Exercise directions →
All of the records below need to be copied exactly.

%%

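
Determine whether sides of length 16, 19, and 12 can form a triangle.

Sort the sides: 12, 16, 19.
It suffices to check that the sum of the two smallest exceeds the largest:
12 + 16 = 28 > 19. ✓
Yes, a valid triangle can be formed.

Yes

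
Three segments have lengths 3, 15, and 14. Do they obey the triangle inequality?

Sort the sides: 3, 14, 15.
It suffices to check that the sum of the two smallest exceeds the largest:
3 + 14 = 17 > 15. ✓
Yes, a valid triangle can be formed.

Yes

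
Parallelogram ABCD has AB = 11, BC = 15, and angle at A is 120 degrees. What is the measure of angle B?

Consecutive angles are supplementary: angle B = 180 - 120 = 60 degrees.

60 degrees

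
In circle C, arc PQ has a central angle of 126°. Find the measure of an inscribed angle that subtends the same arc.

Inscribed angle = 126° / 2 = 63° (inscribed angle theorem).

63°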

%%

Exercise result →
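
Determine whether sides of length 16, 19, and 12 can form a triangle.

Sort the sides: 12, 16, 19.
It suffices to check that the sum of the two smallest exceeds the largest:
12 + 16 = 28 > 19. ✓
Yes, a valid triangle can be formed.

Yes

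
Three segments have lengths 3, 15, and 14. Do they obey the triangle inequality?

Sort the sides: 3, 14, 15.
It suffices to check that the sum of the two smallest exceeds the largest:
3 + 14 = 17 > 15. ✓
Yes, a valid triangle can be formed.

Yes

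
Parallelogram ABCD has AB = 11, BC = 15, and angle at A is 120 degrees. What is the measure of angle B?

Consecutive angles are supplementary: angle B = 180 - 120 = 60 degrees.

60 degrees

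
In circle C, arc PQ has a central angle of 126°. Find the measure of an inscribed angle that subtends the same arc.

Inscribed angle = 126° / 2 = 63° (inscribed angle theorem).

63°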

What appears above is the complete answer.